What is required:
Every record that follows should be written out again without any change.

□ □ □ □ □

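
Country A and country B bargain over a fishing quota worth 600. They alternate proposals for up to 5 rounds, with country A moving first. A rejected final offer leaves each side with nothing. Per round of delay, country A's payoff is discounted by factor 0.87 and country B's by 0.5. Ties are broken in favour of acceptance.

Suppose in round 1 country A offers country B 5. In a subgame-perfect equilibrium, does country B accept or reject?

Reject

Round 5 (country A proposes): country B will accept anything ≥ 0, so country A offers 0 and keeps 600.
Round 4 (country B proposes): country A can get 600 next round, worth 0.87 × 600 = 522 now, so country B offers 522, keeping 78.
Round 3 (country A proposes): country B can get 78 next round, worth 0.5 × 78 = 39 now, so country A offers 39, keeping 561.
Round 2 (country B proposes): country A can get 561 next round, worth 0.87 × 561 = 488.07 now. Country B offers 488.07 and keeps 600 − 488.07 = 111.93.
So by rejecting in round 1, country B gets 111.93 next round, worth 0.5 × 111.93 = 55.965 now.
Offer 5 < 55.965, so country B rejects.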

□ □ □ □ □

Answer to this exercise:
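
Country A and country B bargain over a fishing quota worth 600. They alternate proposals for up to 5 rounds, with country A moving first. A rejected final offer leaves each side with nothing. Per round of delay, country A's payoff is discounted by factor 0.87 and country B's by 0.5. Ties are broken in favour of acceptance.

Suppose in round 1 country A offers country B 5. In a subgame-perfect equilibrium, does country B accept or reject?

Reject

Round 5 (country A proposes): country B will accept anything ≥ 0, so country A offers 0 and keeps 600.
Round 4 (country B proposes): country A can get 600 next round, worth 0.87 × 600 = 522 now, so country B offers 522, keeping 78.
Round 3 (country A proposes): country B can get 78 next round, worth 0.5 × 78 = 39 now, so country A offers 39, keeping 561.
Round 2 (country B proposes): country A can get 561 next round, worth 0.87 × 561 = 488.07 now. Country B offers 488.07 and keeps 600 − 488.07 = 111.93.
So by rejecting in round 1, country B gets 111.93 next round, worth 0.5 × 111.93 = 55.965 now.
Offer 5 < 55.965, so country B rejects.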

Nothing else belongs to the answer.